*** Opening EXERCISE INPUT ***

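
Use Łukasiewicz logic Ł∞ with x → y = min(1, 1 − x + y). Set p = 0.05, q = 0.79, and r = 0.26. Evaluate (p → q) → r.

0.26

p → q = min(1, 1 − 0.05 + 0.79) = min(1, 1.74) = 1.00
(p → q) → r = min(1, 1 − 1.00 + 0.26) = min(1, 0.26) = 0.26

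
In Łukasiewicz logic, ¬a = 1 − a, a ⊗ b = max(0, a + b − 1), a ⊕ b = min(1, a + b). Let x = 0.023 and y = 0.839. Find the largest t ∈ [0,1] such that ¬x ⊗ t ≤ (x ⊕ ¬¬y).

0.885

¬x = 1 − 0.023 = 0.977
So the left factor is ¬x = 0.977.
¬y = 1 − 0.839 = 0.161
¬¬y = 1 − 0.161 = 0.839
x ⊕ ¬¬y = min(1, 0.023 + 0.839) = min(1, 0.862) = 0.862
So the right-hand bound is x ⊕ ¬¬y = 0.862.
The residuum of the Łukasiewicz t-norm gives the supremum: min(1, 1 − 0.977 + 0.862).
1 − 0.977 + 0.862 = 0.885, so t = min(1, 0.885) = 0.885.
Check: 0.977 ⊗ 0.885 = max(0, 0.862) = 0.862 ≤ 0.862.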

*** Closing EXERCISE INPUT ***
*** Opening EXERCISE INPUT ***

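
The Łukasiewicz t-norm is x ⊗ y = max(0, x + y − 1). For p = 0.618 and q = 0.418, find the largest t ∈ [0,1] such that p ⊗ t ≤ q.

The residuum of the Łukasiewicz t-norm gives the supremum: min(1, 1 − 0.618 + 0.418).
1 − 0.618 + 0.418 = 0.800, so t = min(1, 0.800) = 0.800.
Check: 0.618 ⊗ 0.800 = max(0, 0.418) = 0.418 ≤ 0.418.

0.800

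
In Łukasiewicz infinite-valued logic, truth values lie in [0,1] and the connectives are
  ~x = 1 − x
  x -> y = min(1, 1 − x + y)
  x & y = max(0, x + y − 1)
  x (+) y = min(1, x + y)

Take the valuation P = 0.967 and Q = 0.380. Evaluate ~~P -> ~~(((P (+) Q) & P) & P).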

*** Closing EXERCISE INPUT ***

→ **GOAL OF THE EXERCISE**
Using the data above, repeat exactly the lines that begin at the line with "In Łukasiewicz infinite-valued" and end at the line with "Take the valuation", both ends included.

→ **RESPONSE**
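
In Łukasiewicz infinite-valued logic, truth values lie in [0,1] and the connectives are
  ~x = 1 − x
  x -> y = min(1, 1 − x + y)
  x & y = max(0, x + y − 1)
  x (+) y = min(1, x + y)

Take the valuation P = 0.967 and Q = 0.380. Evaluate ~~P -> ~~(((P (+) Q) & P) & P).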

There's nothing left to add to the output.